Listed entries.
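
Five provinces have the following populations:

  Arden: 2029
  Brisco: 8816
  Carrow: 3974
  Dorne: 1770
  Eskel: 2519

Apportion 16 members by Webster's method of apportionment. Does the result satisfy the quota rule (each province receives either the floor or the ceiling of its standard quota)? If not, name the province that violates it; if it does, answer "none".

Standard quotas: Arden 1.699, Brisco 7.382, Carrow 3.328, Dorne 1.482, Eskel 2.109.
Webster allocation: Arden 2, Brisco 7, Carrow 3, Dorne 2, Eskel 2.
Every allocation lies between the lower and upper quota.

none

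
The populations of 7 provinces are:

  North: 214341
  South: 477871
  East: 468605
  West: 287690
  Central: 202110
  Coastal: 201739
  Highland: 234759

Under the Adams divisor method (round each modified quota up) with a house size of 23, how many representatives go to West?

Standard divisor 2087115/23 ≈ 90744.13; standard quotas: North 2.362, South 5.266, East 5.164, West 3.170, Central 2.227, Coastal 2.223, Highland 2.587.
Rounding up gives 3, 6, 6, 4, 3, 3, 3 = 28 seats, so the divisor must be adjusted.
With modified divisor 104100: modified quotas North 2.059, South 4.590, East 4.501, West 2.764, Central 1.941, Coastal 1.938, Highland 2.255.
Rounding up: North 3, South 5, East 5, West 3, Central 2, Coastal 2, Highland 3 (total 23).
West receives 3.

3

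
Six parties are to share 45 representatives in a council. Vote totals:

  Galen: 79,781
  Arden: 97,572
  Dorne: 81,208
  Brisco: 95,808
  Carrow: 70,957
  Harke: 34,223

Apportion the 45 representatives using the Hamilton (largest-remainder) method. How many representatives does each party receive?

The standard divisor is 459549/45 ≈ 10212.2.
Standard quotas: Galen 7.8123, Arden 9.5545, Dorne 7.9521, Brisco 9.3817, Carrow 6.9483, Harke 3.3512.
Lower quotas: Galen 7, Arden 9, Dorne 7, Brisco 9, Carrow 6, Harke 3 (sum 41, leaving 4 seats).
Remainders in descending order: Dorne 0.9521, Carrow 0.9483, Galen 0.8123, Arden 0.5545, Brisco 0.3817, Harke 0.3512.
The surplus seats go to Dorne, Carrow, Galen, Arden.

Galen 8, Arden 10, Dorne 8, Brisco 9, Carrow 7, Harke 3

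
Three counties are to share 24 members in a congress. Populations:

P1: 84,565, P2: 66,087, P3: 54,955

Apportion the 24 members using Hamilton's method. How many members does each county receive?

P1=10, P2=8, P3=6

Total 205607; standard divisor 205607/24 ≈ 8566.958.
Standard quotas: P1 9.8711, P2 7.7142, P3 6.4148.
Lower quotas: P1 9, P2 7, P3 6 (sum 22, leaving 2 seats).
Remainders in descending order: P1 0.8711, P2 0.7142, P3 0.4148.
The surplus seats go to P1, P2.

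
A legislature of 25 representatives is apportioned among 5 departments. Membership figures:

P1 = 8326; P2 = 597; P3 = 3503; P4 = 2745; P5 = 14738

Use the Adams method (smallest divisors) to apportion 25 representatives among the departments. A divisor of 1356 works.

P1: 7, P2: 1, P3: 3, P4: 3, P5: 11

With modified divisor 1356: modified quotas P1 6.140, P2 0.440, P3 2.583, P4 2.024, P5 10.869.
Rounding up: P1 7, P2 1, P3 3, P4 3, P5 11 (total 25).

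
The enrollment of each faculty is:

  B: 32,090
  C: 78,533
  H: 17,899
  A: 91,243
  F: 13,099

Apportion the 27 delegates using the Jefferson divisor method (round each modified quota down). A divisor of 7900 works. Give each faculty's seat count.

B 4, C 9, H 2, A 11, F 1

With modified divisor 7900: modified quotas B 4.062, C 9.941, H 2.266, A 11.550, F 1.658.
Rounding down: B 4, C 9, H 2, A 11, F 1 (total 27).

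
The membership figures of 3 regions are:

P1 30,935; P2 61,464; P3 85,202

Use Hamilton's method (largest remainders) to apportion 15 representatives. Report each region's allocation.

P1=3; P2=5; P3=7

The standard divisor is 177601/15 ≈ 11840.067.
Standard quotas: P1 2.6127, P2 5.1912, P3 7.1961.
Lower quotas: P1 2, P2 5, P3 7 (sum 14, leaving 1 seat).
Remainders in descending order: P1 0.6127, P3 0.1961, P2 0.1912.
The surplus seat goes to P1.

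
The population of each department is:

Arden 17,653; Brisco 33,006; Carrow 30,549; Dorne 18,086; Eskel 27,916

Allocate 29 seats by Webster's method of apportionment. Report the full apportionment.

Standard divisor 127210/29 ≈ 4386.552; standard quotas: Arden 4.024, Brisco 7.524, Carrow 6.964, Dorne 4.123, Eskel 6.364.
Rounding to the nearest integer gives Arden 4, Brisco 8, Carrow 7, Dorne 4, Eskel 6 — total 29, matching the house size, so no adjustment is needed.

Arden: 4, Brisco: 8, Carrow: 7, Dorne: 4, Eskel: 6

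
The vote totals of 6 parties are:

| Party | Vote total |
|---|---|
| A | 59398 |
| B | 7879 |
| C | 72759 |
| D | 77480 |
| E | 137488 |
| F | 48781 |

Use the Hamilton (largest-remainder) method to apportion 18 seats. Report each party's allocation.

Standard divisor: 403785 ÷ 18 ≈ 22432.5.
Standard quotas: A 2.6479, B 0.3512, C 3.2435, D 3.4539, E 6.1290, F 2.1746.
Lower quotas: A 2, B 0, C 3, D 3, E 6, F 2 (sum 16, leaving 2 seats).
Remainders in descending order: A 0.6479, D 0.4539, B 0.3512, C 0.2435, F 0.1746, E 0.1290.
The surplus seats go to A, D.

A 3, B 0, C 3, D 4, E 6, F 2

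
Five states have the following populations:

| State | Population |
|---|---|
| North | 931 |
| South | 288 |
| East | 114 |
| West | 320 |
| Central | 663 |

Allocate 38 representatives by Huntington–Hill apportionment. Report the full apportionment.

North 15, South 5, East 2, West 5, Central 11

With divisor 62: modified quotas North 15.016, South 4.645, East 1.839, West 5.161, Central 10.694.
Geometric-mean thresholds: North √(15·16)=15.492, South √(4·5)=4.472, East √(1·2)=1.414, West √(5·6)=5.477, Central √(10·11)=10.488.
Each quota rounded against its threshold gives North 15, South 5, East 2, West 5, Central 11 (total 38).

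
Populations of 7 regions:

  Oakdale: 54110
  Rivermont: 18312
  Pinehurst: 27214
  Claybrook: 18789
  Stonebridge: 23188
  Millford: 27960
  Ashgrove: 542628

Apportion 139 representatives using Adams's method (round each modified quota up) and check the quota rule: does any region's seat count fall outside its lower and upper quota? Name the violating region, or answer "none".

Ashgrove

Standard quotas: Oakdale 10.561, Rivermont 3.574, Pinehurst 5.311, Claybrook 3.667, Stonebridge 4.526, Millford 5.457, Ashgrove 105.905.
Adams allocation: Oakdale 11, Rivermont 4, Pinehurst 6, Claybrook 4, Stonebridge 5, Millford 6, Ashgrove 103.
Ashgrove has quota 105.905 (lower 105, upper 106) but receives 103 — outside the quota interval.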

What this task involves.
When a line in the entries above contains "figures", count it; please answer with the number only.

Reply.
2